Data shown:
____
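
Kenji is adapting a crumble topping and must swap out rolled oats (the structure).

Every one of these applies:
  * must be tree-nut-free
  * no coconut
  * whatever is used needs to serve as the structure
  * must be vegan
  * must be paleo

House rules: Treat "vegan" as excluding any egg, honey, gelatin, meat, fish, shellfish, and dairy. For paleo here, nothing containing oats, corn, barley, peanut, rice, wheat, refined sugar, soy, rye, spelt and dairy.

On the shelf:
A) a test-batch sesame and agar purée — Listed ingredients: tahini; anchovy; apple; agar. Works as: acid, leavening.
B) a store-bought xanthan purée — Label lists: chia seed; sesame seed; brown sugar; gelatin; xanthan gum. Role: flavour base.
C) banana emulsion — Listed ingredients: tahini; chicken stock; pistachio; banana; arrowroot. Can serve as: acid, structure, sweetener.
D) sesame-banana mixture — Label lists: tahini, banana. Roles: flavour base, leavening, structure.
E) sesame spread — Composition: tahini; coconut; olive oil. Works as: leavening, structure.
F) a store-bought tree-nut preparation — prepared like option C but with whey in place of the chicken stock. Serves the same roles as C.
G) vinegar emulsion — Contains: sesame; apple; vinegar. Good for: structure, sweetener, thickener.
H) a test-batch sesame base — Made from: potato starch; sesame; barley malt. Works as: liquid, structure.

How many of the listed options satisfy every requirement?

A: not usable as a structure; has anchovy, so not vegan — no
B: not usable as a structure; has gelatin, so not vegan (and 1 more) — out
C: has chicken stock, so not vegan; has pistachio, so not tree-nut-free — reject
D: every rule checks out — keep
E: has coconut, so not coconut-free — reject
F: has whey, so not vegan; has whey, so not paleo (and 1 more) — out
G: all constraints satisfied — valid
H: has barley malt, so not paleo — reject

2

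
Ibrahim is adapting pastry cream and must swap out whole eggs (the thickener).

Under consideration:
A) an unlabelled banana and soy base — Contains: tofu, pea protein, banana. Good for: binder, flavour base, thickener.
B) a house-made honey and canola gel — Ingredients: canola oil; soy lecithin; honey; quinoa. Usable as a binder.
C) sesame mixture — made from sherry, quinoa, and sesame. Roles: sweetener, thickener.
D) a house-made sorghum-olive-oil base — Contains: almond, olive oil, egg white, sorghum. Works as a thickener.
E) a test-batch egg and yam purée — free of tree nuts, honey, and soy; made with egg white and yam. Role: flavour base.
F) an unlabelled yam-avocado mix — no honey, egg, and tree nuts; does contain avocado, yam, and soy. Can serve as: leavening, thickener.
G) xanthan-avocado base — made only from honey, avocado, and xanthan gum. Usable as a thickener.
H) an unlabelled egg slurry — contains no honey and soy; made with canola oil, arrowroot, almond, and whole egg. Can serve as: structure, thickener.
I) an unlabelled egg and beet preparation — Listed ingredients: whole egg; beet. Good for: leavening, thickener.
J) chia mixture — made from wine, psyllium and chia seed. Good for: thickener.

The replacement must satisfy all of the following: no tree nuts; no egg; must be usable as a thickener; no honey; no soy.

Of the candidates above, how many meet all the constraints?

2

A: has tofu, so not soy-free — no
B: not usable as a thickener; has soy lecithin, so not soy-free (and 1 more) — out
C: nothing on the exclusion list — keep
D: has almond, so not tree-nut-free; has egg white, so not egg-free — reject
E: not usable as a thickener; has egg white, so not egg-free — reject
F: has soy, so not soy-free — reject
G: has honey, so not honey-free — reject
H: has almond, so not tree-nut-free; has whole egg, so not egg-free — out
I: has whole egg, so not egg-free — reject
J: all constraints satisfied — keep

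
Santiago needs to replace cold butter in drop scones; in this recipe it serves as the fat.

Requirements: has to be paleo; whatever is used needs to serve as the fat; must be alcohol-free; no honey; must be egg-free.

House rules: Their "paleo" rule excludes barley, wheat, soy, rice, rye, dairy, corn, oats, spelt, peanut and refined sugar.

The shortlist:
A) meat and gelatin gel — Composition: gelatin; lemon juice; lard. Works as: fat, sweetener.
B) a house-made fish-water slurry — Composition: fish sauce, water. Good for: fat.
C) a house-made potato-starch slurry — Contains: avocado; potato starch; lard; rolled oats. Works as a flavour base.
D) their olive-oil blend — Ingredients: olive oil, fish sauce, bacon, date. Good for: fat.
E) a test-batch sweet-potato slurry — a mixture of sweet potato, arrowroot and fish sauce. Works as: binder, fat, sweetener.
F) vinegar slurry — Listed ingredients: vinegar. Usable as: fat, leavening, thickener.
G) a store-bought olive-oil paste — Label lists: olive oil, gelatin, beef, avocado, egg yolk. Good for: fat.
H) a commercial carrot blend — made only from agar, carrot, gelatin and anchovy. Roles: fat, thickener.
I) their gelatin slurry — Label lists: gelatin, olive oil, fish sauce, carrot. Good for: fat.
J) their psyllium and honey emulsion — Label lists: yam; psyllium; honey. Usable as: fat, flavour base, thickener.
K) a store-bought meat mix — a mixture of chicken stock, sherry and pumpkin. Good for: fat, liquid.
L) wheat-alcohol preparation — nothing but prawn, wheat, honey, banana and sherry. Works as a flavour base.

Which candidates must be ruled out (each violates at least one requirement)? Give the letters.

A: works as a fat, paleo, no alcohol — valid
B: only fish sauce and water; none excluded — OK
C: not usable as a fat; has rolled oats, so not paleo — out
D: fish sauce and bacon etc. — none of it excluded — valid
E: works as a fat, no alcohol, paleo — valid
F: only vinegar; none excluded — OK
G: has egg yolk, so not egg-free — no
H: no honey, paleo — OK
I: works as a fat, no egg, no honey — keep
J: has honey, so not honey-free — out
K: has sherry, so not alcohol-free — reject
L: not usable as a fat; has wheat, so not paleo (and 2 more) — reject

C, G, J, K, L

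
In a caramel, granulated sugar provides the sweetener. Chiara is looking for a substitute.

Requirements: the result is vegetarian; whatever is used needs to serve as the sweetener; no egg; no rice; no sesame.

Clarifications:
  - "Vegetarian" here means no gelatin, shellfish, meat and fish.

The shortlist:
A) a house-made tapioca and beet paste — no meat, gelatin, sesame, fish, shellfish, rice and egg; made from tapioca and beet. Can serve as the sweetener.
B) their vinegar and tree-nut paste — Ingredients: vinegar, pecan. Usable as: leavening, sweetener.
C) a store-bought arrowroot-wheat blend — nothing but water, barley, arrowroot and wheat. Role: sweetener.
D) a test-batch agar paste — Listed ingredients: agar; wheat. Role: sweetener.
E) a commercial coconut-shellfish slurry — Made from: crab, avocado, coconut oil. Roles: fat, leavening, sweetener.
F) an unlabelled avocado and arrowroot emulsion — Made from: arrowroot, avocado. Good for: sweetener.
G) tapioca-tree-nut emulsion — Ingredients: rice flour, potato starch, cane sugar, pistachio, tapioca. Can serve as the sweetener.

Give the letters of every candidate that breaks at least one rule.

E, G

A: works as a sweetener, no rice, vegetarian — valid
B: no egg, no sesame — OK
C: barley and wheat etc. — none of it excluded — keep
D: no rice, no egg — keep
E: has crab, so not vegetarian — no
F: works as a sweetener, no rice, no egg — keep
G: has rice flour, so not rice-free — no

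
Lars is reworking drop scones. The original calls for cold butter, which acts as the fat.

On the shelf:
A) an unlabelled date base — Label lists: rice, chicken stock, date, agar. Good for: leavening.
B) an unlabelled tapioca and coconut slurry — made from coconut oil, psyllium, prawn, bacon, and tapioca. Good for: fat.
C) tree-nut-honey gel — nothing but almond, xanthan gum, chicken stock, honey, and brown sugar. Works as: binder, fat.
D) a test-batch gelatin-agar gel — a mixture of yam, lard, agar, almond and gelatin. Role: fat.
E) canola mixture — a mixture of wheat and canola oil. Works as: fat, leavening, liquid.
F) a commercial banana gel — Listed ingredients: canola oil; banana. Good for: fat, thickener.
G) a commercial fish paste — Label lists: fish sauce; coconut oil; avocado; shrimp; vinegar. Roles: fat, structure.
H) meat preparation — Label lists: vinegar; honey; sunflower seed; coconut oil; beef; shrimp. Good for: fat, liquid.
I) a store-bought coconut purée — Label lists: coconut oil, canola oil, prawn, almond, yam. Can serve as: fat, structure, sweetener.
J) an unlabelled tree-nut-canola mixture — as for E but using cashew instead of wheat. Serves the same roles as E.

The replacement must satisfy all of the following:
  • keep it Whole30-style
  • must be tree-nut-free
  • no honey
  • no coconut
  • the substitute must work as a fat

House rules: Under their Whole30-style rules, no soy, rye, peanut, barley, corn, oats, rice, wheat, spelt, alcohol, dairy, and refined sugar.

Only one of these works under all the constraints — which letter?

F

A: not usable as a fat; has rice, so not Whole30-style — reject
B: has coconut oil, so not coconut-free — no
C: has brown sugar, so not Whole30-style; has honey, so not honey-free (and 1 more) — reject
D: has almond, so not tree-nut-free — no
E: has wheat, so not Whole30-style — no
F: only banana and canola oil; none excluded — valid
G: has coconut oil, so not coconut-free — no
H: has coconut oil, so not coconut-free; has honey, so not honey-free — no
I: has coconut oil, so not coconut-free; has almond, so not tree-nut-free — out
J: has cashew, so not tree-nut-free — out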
____
Exercise instructions:
Among the entries, how many lines contain the string "potato"? Give the number without anything else.

Reply:
4